• [Stored data entries]
+ + + +

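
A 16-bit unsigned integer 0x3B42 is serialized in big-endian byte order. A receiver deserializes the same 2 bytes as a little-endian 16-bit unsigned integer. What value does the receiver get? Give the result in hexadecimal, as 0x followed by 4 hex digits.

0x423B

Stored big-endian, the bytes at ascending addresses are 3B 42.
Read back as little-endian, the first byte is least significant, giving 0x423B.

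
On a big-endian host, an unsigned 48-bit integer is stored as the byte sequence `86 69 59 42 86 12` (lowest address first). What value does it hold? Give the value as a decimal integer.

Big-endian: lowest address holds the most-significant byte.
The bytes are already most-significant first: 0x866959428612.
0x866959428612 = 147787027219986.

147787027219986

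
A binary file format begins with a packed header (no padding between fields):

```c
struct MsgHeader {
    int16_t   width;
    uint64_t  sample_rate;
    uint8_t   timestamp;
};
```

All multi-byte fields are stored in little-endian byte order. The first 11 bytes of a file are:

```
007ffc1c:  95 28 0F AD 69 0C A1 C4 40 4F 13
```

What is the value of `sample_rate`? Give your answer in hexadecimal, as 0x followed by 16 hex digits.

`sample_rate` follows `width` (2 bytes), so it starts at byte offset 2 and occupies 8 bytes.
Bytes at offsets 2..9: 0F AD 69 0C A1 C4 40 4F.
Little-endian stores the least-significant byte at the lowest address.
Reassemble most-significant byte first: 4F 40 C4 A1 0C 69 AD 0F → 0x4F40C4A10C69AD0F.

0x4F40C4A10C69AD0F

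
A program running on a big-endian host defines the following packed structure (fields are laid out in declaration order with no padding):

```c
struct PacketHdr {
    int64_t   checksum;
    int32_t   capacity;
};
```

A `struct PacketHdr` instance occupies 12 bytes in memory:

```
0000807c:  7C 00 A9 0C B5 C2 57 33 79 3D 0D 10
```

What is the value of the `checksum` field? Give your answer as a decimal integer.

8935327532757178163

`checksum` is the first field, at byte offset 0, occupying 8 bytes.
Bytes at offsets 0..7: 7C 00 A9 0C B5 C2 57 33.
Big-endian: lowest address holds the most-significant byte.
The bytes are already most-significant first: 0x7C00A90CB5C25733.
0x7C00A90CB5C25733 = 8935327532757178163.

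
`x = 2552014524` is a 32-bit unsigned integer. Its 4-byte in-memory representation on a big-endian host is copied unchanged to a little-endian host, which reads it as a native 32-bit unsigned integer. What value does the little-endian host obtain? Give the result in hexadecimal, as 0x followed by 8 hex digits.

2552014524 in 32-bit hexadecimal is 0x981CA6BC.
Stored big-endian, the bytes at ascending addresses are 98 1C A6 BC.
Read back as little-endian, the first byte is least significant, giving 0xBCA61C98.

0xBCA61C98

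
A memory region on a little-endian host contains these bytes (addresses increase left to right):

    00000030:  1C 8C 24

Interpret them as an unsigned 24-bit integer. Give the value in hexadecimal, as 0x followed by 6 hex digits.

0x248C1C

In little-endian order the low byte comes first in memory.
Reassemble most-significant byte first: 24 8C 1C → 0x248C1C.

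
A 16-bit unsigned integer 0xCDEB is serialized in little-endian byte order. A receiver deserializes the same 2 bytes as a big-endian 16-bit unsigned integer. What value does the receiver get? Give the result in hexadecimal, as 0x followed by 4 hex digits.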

+ + + +

Would you return every line of the data above exactly?

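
A 16-bit unsigned integer 0x3B42 is serialized in big-endian byte order. A receiver deserializes the same 2 bytes as a little-endian 16-bit unsigned integer. What value does the receiver get? Give the result in hexadecimal, as 0x followed by 4 hex digits.

0x423B

Stored big-endian, the bytes at ascending addresses are 3B 42.
Read back as little-endian, the first byte is least significant, giving 0x423B.

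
On a big-endian host, an unsigned 48-bit integer is stored as the byte sequence `86 69 59 42 86 12` (lowest address first). What value does it hold? Give the value as a decimal integer.

Big-endian: lowest address holds the most-significant byte.
The bytes are already most-significant first: 0x866959428612.
0x866959428612 = 147787027219986.

147787027219986

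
A binary file format begins with a packed header (no padding between fields):

```c
struct MsgHeader {
    int16_t   width;
    uint64_t  sample_rate;
    uint8_t   timestamp;
};
```

All multi-byte fields are stored in little-endian byte order. The first 11 bytes of a file are:

```
007ffc1c:  95 28 0F AD 69 0C A1 C4 40 4F 13
```

What is the value of `sample_rate`? Give your answer in hexadecimal, as 0x followed by 16 hex digits.

`sample_rate` follows `width` (2 bytes), so it starts at byte offset 2 and occupies 8 bytes.
Bytes at offsets 2..9: 0F AD 69 0C A1 C4 40 4F.
Little-endian stores the least-significant byte at the lowest address.
Reassemble most-significant byte first: 4F 40 C4 A1 0C 69 AD 0F → 0x4F40C4A10C69AD0F.

0x4F40C4A10C69AD0F

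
A program running on a big-endian host defines the following packed structure (fields are laid out in declaration order with no padding):

```c
struct PacketHdr {
    int64_t   checksum;
    int32_t   capacity;
};
```

A `struct PacketHdr` instance occupies 12 bytes in memory:

```
0000807c:  7C 00 A9 0C B5 C2 57 33 79 3D 0D 10
```

What is the value of the `checksum` field? Give your answer as a decimal integer.

8935327532757178163

`checksum` is the first field, at byte offset 0, occupying 8 bytes.
Bytes at offsets 0..7: 7C 00 A9 0C B5 C2 57 33.
Big-endian: lowest address holds the most-significant byte.
The bytes are already most-significant first: 0x7C00A90CB5C25733.
0x7C00A90CB5C25733 = 8935327532757178163.

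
`x = 2552014524` is a 32-bit unsigned integer. Its 4-byte in-memory representation on a big-endian host is copied unchanged to a little-endian host, which reads it as a native 32-bit unsigned integer. What value does the little-endian host obtain? Give the result in hexadecimal, as 0x followed by 8 hex digits.

2552014524 in 32-bit hexadecimal is 0x981CA6BC.
Stored big-endian, the bytes at ascending addresses are 98 1C A6 BC.
Read back as little-endian, the first byte is least significant, giving 0xBCA61C98.

0xBCA61C98

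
A memory region on a little-endian host contains these bytes (addresses increase left to right):

    00000030:  1C 8C 24

Interpret them as an unsigned 24-bit integer. Give the value in hexadecimal, as 0x followed by 6 hex digits.

0x248C1C

In little-endian order the low byte comes first in memory.
Reassemble most-significant byte first: 24 8C 1C → 0x248C1C.

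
A 16-bit unsigned integer 0xCDEB is serialized in little-endian byte order. A receiver deserializes the same 2 bytes as a big-endian 16-bit unsigned integer. What value does the receiver get? Give the result in hexadecimal, as 0x followed by 4 hex digits.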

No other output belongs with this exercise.